§ **ACTIVITY**
Using the entries below, copy out all lines where "rules" is found.

[Data excerpts]
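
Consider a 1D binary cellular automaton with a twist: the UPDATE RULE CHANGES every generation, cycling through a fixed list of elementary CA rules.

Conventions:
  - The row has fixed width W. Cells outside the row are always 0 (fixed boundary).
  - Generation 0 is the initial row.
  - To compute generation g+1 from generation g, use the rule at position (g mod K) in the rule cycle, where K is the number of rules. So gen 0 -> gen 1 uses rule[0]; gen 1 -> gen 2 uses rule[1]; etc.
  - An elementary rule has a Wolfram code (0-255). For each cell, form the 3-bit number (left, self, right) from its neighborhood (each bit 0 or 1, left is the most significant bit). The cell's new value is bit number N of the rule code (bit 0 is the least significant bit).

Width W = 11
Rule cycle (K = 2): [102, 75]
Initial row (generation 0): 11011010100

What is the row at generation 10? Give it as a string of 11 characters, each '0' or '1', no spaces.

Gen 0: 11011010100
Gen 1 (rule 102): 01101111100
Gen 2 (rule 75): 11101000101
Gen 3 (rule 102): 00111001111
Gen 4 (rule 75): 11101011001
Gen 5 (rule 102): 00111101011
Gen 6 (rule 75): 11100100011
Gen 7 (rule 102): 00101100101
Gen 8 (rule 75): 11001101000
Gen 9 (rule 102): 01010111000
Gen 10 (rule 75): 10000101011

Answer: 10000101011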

§ **WORKED SOLUTION**
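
Consider a 1D binary cellular automaton with a twist: the UPDATE RULE CHANGES every generation, cycling through a fixed list of elementary CA rules.
  - To compute generation g+1 from generation g, use the rule at position (g mod K) in the rule cycle, where K is the number of rules. So gen 0 -> gen 1 uses rule[0]; gen 1 -> gen 2 uses rule[1]; etc.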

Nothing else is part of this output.